(Stored data)
*** Begin section ***
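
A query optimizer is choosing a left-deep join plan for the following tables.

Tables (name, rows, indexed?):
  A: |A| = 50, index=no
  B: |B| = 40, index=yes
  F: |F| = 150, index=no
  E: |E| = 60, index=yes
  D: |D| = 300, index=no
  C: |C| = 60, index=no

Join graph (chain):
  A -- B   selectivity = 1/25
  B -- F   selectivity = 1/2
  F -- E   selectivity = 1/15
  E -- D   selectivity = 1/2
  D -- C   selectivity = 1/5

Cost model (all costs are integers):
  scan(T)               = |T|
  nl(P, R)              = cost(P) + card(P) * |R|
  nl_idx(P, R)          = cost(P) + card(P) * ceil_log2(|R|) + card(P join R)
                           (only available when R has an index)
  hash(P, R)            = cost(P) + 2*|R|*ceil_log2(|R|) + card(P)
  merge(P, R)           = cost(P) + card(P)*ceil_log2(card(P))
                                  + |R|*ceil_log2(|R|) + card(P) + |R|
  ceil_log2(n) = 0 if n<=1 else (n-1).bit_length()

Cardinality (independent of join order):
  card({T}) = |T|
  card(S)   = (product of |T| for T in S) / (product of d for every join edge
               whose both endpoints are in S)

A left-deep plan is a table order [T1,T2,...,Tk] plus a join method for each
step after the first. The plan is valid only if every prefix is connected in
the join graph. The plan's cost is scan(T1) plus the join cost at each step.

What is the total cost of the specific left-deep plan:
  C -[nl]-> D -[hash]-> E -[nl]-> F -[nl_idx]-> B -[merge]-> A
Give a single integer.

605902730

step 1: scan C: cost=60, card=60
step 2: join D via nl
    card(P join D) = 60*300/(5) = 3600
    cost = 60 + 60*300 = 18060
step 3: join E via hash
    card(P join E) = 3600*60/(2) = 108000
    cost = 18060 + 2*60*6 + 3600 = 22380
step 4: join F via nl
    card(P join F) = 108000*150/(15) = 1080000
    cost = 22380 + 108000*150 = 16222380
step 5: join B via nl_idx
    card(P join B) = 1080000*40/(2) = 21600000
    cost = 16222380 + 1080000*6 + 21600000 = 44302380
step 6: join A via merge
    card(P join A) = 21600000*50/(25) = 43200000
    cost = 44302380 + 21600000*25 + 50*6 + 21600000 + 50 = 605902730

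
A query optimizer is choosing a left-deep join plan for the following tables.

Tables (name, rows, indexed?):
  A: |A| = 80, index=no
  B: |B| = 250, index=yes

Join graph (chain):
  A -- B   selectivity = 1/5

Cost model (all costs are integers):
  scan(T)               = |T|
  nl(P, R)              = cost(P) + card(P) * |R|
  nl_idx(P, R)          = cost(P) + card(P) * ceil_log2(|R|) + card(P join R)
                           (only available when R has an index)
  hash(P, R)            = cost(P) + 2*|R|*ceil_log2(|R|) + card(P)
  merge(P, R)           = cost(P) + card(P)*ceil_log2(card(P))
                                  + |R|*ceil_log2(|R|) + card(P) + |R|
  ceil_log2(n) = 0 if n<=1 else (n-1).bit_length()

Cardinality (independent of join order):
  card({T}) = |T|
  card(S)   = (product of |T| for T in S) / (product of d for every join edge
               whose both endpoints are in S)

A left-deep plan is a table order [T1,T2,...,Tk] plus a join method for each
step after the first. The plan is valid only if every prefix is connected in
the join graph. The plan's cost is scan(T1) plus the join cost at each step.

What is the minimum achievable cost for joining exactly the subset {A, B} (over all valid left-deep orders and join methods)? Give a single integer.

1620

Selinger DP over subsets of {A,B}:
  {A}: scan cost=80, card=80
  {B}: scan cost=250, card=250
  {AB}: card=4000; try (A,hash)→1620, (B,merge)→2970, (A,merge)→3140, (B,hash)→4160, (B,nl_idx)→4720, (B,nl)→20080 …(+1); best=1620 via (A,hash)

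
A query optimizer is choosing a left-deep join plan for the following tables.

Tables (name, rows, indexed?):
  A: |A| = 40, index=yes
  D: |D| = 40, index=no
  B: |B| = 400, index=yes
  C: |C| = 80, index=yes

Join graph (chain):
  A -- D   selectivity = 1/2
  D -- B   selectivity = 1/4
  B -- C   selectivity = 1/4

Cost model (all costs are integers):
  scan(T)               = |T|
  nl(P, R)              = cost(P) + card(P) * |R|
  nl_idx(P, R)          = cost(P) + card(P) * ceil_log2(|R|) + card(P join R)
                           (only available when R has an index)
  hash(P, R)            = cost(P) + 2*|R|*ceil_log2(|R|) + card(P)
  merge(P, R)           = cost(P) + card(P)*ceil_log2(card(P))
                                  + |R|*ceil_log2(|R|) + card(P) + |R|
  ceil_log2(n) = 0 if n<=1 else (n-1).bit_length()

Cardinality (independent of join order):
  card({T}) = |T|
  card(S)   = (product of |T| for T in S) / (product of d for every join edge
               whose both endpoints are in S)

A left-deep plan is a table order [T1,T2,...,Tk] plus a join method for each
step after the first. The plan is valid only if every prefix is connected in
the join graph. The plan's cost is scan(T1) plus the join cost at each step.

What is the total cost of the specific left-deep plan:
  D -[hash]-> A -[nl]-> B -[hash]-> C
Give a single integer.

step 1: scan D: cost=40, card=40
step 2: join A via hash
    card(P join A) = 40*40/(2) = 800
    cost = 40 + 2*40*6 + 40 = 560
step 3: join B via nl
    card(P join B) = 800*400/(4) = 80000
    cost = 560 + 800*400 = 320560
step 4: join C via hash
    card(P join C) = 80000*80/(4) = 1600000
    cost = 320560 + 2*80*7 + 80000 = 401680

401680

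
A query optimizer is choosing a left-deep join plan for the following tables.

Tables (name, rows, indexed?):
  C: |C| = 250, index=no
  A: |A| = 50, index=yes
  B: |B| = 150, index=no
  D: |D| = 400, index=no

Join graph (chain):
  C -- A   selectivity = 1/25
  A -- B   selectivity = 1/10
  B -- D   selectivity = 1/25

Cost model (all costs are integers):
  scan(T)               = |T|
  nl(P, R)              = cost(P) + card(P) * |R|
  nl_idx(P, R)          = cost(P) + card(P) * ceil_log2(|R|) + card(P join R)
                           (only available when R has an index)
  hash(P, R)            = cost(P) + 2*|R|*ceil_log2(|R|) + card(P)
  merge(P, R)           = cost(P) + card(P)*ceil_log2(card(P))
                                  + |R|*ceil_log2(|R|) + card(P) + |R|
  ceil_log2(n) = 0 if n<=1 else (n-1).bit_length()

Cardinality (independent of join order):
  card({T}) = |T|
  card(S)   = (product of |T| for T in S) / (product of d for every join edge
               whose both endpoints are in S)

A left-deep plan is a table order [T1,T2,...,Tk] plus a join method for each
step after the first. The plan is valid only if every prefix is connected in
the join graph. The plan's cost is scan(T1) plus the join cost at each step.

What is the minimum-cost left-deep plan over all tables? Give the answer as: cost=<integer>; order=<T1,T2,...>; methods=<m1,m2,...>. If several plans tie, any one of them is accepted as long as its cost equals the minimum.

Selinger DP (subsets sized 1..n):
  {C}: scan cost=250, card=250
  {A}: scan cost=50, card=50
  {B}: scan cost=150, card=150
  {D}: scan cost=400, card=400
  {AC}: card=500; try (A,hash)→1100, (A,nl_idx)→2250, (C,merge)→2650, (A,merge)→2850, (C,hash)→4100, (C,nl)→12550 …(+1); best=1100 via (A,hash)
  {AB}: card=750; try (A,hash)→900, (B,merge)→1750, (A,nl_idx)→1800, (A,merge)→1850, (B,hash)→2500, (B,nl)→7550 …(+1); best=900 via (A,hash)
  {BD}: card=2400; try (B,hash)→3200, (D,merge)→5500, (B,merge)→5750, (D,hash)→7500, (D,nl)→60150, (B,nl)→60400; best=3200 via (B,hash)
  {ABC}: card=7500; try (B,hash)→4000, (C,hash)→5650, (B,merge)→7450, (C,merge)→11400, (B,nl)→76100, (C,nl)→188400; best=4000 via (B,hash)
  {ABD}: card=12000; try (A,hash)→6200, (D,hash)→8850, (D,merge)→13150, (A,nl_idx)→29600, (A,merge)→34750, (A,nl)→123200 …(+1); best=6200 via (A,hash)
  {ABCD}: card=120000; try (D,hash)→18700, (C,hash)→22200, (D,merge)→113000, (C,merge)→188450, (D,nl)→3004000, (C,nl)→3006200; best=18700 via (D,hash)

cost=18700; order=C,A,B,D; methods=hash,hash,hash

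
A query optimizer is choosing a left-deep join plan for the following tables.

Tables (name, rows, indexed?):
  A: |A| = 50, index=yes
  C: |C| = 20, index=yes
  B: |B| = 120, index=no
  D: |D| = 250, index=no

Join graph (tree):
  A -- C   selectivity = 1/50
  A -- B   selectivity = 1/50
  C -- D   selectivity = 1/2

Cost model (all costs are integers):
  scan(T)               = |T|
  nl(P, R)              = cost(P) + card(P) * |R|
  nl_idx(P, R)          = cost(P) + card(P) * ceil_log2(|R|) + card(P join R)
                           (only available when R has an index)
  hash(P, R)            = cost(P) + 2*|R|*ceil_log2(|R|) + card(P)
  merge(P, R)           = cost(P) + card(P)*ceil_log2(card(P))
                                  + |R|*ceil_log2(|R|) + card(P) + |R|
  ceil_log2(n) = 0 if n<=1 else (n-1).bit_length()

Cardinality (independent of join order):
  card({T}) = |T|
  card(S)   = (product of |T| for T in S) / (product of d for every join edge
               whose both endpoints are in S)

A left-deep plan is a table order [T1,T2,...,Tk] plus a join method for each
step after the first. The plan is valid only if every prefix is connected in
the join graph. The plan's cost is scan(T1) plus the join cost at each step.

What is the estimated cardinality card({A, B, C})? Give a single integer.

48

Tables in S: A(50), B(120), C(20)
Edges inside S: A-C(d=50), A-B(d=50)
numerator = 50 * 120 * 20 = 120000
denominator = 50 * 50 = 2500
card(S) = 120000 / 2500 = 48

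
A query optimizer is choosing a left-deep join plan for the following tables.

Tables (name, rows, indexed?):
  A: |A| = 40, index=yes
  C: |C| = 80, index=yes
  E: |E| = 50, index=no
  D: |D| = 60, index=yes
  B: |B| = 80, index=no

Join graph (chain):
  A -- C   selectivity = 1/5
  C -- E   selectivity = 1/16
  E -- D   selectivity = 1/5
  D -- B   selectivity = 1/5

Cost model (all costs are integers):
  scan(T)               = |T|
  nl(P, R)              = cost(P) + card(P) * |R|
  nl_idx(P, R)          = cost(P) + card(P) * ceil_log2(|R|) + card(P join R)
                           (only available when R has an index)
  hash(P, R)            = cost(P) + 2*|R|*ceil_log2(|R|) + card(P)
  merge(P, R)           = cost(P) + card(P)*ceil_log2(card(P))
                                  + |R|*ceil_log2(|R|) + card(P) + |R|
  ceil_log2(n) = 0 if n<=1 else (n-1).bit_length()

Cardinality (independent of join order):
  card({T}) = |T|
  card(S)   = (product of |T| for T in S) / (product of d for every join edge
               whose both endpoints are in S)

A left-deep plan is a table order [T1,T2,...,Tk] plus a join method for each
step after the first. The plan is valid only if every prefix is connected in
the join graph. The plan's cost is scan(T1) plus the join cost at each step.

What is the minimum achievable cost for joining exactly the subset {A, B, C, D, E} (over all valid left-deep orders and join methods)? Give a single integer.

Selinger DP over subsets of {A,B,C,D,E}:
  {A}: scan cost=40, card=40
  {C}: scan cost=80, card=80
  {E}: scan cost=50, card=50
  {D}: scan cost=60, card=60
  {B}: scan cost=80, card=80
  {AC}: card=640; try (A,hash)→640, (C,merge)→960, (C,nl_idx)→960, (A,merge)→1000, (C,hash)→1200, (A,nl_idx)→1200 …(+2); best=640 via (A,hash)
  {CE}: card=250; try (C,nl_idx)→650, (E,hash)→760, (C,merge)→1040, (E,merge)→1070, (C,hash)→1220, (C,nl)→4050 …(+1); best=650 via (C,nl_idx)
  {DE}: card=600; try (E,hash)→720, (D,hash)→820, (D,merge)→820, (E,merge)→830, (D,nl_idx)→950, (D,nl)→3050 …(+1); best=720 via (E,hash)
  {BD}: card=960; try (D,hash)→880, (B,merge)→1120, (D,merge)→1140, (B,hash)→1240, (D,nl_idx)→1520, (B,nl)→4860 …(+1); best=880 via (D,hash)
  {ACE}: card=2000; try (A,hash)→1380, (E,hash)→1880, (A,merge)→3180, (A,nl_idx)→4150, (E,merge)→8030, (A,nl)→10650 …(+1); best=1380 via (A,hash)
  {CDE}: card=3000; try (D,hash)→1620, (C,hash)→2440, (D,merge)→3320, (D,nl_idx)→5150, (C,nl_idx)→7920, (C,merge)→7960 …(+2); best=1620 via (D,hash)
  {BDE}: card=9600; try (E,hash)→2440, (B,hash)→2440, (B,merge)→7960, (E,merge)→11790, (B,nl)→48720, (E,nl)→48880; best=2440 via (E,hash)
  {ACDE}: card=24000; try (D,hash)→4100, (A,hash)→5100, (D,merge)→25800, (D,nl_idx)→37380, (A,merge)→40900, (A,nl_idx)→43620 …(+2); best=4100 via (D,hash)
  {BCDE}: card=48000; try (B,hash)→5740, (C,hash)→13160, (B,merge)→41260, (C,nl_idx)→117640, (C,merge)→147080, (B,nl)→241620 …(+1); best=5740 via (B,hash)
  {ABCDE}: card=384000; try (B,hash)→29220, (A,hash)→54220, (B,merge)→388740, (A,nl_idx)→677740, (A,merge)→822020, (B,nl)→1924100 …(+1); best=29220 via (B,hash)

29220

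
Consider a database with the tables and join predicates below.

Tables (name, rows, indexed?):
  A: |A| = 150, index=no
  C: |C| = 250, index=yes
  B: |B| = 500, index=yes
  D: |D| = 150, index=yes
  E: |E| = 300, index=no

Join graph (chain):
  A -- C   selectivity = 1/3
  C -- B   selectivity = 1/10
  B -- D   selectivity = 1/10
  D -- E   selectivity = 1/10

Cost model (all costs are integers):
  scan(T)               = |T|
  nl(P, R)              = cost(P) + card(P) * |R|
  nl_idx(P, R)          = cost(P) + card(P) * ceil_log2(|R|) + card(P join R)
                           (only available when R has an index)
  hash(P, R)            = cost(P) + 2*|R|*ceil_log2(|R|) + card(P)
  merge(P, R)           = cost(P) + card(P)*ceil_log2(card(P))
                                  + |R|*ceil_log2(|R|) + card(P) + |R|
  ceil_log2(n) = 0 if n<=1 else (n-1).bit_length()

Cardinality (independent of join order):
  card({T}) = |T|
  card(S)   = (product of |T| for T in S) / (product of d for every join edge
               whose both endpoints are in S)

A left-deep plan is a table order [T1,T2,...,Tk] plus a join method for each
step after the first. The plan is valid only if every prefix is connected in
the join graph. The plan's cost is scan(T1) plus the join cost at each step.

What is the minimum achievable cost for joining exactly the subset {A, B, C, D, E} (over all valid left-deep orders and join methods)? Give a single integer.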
*** End section ***
* Task objective:
Each line from the top of the entries above through the line containing "C -[nl]-> D -[hash]->" must be transcribed exactly, and no other line may appear.

* Your response:
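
A query optimizer is choosing a left-deep join plan for the following tables.

Tables (name, rows, indexed?):
  A: |A| = 50, index=no
  B: |B| = 40, index=yes
  F: |F| = 150, index=no
  E: |E| = 60, index=yes
  D: |D| = 300, index=no
  C: |C| = 60, index=no

Join graph (chain):
  A -- B   selectivity = 1/25
  B -- F   selectivity = 1/2
  F -- E   selectivity = 1/15
  E -- D   selectivity = 1/2
  D -- C   selectivity = 1/5

Cost model (all costs are integers):
  scan(T)               = |T|
  nl(P, R)              = cost(P) + card(P) * |R|
  nl_idx(P, R)          = cost(P) + card(P) * ceil_log2(|R|) + card(P join R)
                           (only available when R has an index)
  hash(P, R)            = cost(P) + 2*|R|*ceil_log2(|R|) + card(P)
  merge(P, R)           = cost(P) + card(P)*ceil_log2(card(P))
                                  + |R|*ceil_log2(|R|) + card(P) + |R|
  ceil_log2(n) = 0 if n<=1 else (n-1).bit_length()

Cardinality (independent of join order):
  card({T}) = |T|
  card(S)   = (product of |T| for T in S) / (product of d for every join edge
               whose both endpoints are in S)

A left-deep plan is a table order [T1,T2,...,Tk] plus a join method for each
step after the first. The plan is valid only if every prefix is connected in
the join graph. The plan's cost is scan(T1) plus the join cost at each step.

What is the total cost of the specific left-deep plan:
  C -[nl]-> D -[hash]-> E -[nl]-> F -[nl_idx]-> B -[merge]-> A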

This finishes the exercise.